Work instruction: Everything in the listing below should be repeated exactly.

(Beginning of Exercise input)

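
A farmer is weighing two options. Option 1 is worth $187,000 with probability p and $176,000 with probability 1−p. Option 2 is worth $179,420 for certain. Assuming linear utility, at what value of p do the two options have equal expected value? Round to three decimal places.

p = 0.311

p·187000 + (1−p)·176000 = 179420
11000p + 176000 = 179420
p = (179420 − 176000) / 11000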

(End of Exercise input)

Output below:
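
A farmer is weighing two options. Option 1 is worth $187,000 with probability p and $176,000 with probability 1−p. Option 2 is worth $179,420 for certain. Assuming linear utility, at what value of p do the two options have equal expected value? Round to three decimal places.

p = 0.311

p·187000 + (1−p)·176000 = 179420
11000p + 176000 = 179420
p = (179420 − 176000) / 11000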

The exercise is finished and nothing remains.